THE TASK » Transcribe exactly the line containing "A corporate bond" and every line after it, through the end of the records below.

(Stored data)
________________
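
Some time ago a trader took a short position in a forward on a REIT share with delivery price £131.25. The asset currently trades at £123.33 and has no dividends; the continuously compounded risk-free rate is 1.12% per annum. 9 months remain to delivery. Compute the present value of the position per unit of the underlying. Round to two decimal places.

Current fair forward for the remaining 9 months: F = S·e^(r·T), r = 0.0112
F = 123.33 · e^(0.0112 × 9/12) = 123.33 × 1.008435 = 124.3703
Value of long forward = (F − K)·e^(−rT) = (124.3703 − 131.25) · e^(−0.0112·9/12)
= -6.8797 × 0.991635 = -6.82
Short position value = −(long value) = £6.82

£6.82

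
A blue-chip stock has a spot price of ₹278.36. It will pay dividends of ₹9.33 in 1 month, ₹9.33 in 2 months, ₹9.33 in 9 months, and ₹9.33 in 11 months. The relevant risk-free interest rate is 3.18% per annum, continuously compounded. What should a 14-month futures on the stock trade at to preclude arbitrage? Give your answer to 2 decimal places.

₹250.73

PV(dividends) I = 9.33·e^(−0.0318·1/12) + 9.33·e^(−0.0318·2/12) + 9.33·e^(−0.0318·9/12) + 9.33·e^(−0.0318·11/12)
I = 9.3053 + 9.2807 + 9.1101 + 9.0620 = 36.7581
F = (S − I)·e^(rT) = (278.36 − 36.7581) · e^(0.0318·14/12)
= 241.6019 · e^0.037100 = 241.6019 × 1.037797 = ₹250.73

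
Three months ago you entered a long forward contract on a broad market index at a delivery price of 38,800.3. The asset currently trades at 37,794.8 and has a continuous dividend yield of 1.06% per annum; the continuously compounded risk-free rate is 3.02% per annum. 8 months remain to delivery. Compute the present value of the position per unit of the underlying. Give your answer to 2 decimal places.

Current fair forward for the remaining 8 months: F = S·e^((r − q)·T), (r − q) = 0.0302 − 0.0106 = 0.0196
F = 37794.8 · e^(0.0196 × 8/12) = 37794.8 × 1.01315241 = 38291.8927
Value of long forward = (F − K)·e^(−rT) = (38291.8927 − 38800.3) · e^(−0.0302·8/12)
= -508.4073 × 0.98006799 = -498.27

-498.27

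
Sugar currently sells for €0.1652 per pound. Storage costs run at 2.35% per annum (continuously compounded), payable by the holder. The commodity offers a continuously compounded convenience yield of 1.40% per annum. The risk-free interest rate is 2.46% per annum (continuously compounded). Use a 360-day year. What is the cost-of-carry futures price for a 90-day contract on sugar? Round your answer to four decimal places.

Net carry = r + u − y = 0.0246 + 0.0235 − 0.0140 = 0.0341
F = S·e^((r+u−y)T) = 0.1652 · e^(0.0341 × 90/360) = 0.1652 · e^0.008525
= 0.1652 × 1.008561 = €0.1666 per pound

€0.1666 per pound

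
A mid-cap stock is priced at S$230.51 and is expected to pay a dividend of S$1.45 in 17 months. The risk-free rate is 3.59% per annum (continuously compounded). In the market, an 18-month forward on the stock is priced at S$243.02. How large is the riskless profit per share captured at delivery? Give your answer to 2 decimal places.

PV(dividends) I = 1.45·e^(−0.0359·17/12) = 1.3781
Fair forward F* = (S − I)·e^(rT) = (230.51 − 1.3781)·e^0.053850 = 229.1319 × 1.055326 = 241.8089
Market S$243.02 > fair 241.8089: forward overpriced → cash-and-carry (borrow at r, buy the stock and collect the dividends, short the forward).
Profit at T = |F_mkt − F*| = |243.02 − 241.8089| = S$1.21 per share

S$1.21 per share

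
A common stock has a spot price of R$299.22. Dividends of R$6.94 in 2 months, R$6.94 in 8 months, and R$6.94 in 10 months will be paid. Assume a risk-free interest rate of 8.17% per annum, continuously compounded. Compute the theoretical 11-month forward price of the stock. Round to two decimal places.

R$301.04

PV(dividends) I = 6.94·e^(−0.0817·2/12) + 6.94·e^(−0.0817·8/12) + 6.94·e^(−0.0817·10/12)
I = 6.8461 + 6.5721 + 6.4832 = 19.9014
F = (S − I)·e^(rT) = (299.22 − 19.9014) · e^(0.0817·11/12)
= 279.3186 · e^0.074892 = 279.3186 × 1.077768 = R$301.04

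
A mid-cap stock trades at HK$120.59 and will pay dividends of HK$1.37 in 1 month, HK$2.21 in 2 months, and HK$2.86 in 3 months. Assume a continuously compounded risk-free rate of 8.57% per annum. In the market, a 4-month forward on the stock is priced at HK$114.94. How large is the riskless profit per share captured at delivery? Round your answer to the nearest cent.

HK$2.62 per share

PV(dividends) I = 1.37·e^(−0.0857·1/12) + 2.21·e^(−0.0857·2/12) + 2.86·e^(−0.0857·3/12) = 6.3383
Fair forward F* = (S − I)·e^(rT) = (120.59 − 6.3383)·e^0.028567 = 114.2517 × 1.028979 = 117.5626
Market HK$114.94 < fair 117.5626: forward underpriced → reverse cash-and-carry (short the stock, invest proceeds at r, pay the dividends, go long the forward).
Profit at T = |F_mkt − F*| = |114.94 − 117.5626| = HK$2.62 per share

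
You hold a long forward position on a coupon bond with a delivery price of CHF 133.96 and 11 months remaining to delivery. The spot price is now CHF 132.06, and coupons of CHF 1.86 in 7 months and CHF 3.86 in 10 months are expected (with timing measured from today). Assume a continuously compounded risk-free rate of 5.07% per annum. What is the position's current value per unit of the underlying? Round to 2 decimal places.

-CHF 1.32

PV(remaining coupons) I = 1.86·e^(−0.0507·7/12) + 3.86·e^(−0.0507·10/12) = 5.5061
Current forward F = (S − I)·e^(rT) = (132.06 − 5.5061)·e^(0.0507·11/12) = 126.5539 × 1.047572 = 132.5743
Value (long) = (F − K)·e^(−rT) = (132.5743 − 133.96) × 0.954588 = -1.3228
Value = -CHF 1.32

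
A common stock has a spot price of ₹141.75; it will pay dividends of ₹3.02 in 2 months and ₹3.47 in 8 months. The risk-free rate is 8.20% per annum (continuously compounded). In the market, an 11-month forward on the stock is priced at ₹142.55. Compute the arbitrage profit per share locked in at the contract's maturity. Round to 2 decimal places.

₹3.51 per share

PV(dividends) I = 3.02·e^(−0.0820·2/12) + 3.47·e^(−0.0820·8/12) = 6.2644
Fair forward F* = (S − I)·e^(rT) = (141.75 − 6.2644)·e^0.075167 = 135.4856 × 1.078064 = 146.0621
Market ₹142.55 < fair 146.0621: forward underpriced → reverse cash-and-carry (short the stock, invest proceeds at r, pay the dividends, go long the forward).
Profit at T = |F_mkt − F*| = |142.55 − 146.0621| = ₹3.51 per share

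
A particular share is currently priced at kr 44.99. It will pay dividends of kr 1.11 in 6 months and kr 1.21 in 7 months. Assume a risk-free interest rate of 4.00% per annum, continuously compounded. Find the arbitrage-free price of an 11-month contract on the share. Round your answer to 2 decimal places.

kr 44.32

PV(dividends) I = 1.11·e^(−0.0400·6/12) + 1.21·e^(−0.0400·7/12)
I = 1.0880 + 1.1821 = 2.2701
F = (S − I)·e^(rT) = (44.99 − 2.2701) · e^(0.0400·11/12)
= 42.7199 · e^0.036667 = 42.7199 × 1.037348 = kr 44.32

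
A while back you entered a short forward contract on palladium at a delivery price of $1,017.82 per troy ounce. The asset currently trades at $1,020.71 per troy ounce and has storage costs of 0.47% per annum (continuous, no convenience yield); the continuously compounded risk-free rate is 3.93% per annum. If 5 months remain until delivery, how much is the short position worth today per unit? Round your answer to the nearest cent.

Current fair forward for the remaining 5 months: F = S·e^((r + u)·T), (r + u) = 0.0393 + 0.0047 = 0.0440
F = 1020.71 · e^(0.0440 × 5/12) = 1020.71 × 1.01850242 = 1039.5956
Value of long forward = (F − K)·e^(−rT) = (1039.5956 − 1017.82) · e^(−0.0393·5/12)
= 21.7756 × 0.98375834 = 21.42
Short position value = −(long value) = -$21.42

-$21.42 per troy ounce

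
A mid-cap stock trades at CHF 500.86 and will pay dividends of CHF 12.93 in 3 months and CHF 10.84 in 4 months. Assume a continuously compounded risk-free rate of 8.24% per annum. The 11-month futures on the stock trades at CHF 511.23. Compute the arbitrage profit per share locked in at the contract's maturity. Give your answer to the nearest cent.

CHF 3.89 per share

PV(dividends) I = 12.93·e^(−0.0824·3/12) + 10.84·e^(−0.0824·4/12) = 23.2127
Fair futures F* = (S − I)·e^(rT) = (500.86 − 23.2127)·e^0.075533 = 477.6473 × 1.078459 = 515.1230
Market CHF 511.23 < fair 515.1230: forward underpriced → reverse cash-and-carry (short the stock, invest proceeds at r, pay the dividends, go long the forward).
Profit at T = |F_mkt − F*| = |511.23 − 515.1230| = CHF 3.89 per share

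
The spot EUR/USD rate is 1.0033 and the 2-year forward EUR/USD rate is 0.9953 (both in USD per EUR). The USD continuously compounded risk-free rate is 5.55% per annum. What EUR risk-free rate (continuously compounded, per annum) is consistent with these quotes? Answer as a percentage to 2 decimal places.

5.95%

F = S·e^((r_USD − r_EUR)T) ⇒ r_EUR = r_USD − ln(F/S)/T
ln(0.9953/1.0033) = -0.008006; /(2) = -0.004003
r_EUR = 0.0555 + 0.004003 = 0.059503
r_EUR = 5.95%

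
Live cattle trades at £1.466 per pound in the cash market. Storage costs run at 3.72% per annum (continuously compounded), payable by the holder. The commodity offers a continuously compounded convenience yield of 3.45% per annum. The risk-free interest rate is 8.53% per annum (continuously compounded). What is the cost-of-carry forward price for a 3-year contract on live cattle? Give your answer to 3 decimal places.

£1.909 per pound

Net carry = r + u − y = 0.0853 + 0.0372 − 0.0345 = 0.0880
F = S·e^((r+u−y)T) = 1.466 · e^(0.0880 × 3) = 1.466 · e^0.264000
= 1.466 × 1.302128 = £1.909 per pound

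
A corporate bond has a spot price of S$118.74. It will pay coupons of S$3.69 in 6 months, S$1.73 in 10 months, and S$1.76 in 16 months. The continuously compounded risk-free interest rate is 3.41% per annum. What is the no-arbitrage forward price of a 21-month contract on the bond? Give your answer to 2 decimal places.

PV(coupons) I = 3.69·e^(−0.0341·6/12) + 1.73·e^(−0.0341·10/12) + 1.76·e^(−0.0341·16/12)
I = 3.6276 + 1.6815 + 1.6818 = 6.9909
F = (S − I)·e^(rT) = (118.74 − 6.9909) · e^(0.0341·21/12)
= 111.7491 · e^0.059675 = 111.7491 × 1.061492 = S$118.62

S$118.62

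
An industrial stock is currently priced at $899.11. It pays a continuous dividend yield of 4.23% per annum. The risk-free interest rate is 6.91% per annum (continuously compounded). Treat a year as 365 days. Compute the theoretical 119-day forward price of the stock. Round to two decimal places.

F = S·e^((r − q)T) = 899.11 · e^((0.0691 − 0.0423) × 119/365)
= 899.11 · e^0.008738 = 899.11 × 1.008776
F = $907.00

$907.00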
________________
SOLUTION FOR THIS EXERCISE »
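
A corporate bond has a spot price of S$118.74. It will pay coupons of S$3.69 in 6 months, S$1.73 in 10 months, and S$1.76 in 16 months. The continuously compounded risk-free interest rate is 3.41% per annum. What is the no-arbitrage forward price of a 21-month contract on the bond? Give your answer to 2 decimal places.

PV(coupons) I = 3.69·e^(−0.0341·6/12) + 1.73·e^(−0.0341·10/12) + 1.76·e^(−0.0341·16/12)
I = 3.6276 + 1.6815 + 1.6818 = 6.9909
F = (S − I)·e^(rT) = (118.74 − 6.9909) · e^(0.0341·21/12)
= 111.7491 · e^0.059675 = 111.7491 × 1.061492 = S$118.62

S$118.62

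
An industrial stock is currently priced at $899.11. It pays a continuous dividend yield of 4.23% per annum. The risk-free interest rate is 6.91% per annum (continuously compounded). Treat a year as 365 days. Compute the theoretical 119-day forward price of the stock. Round to two decimal places.

F = S·e^((r − q)T) = 899.11 · e^((0.0691 − 0.0423) × 119/365)
= 899.11 · e^0.008738 = 899.11 × 1.008776
F = $907.00

$907.00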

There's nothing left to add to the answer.